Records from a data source

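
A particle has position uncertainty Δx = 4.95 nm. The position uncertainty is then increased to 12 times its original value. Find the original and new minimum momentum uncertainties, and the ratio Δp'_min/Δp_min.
Original Δp_min = 1.065 × 10^-26 kg·m/s; new Δp'_min = 8.877 × 10^-28 kg·m/s; ratio Δp'_min/Δp_min = 1/12.

From the uncertainty principle ΔxΔp ≥ ℏ/2, the minimum momentum uncertainty is Δp_min = ℏ/(2Δx).

Original (Δx = 4.95 nm = 4.950e-09 m):
Δp_min = (1.055e-34 J·s)/(2 × 4.950e-09 m) = 1.065e-26 kg·m/s

When Δx → 12Δx:
Δp'_min = ℏ/(2 × 12Δx) = (1/12) × ℏ/(2Δx) = (1/12) × Δp_min
Δp'_min = 1/12 × 1.065e-26 kg·m/s = 8.877e-28 kg·m/s

Since Δp_min ∝ 1/Δx, when Δx is increased to 12 times its original value, Δp_min decreases to 1/12 of its original value.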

» PROBLEM TO SOLVE:
Repeat, word for word, all of the data shown above.

» RESULT BELOW:
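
A particle has position uncertainty Δx = 4.95 nm. The position uncertainty is then increased to 12 times its original value. Find the original and new minimum momentum uncertainties, and the ratio Δp'_min/Δp_min.
Original Δp_min = 1.065 × 10^-26 kg·m/s; new Δp'_min = 8.877 × 10^-28 kg·m/s; ratio Δp'_min/Δp_min = 1/12.

From the uncertainty principle ΔxΔp ≥ ℏ/2, the minimum momentum uncertainty is Δp_min = ℏ/(2Δx).

Original (Δx = 4.95 nm = 4.950e-09 m):
Δp_min = (1.055e-34 J·s)/(2 × 4.950e-09 m) = 1.065e-26 kg·m/s

When Δx → 12Δx:
Δp'_min = ℏ/(2 × 12Δx) = (1/12) × ℏ/(2Δx) = (1/12) × Δp_min
Δp'_min = 1/12 × 1.065e-26 kg·m/s = 8.877e-28 kg·m/s

Since Δp_min ∝ 1/Δx, when Δx is increased to 12 times its original value, Δp_min decreases to 1/12 of its original value.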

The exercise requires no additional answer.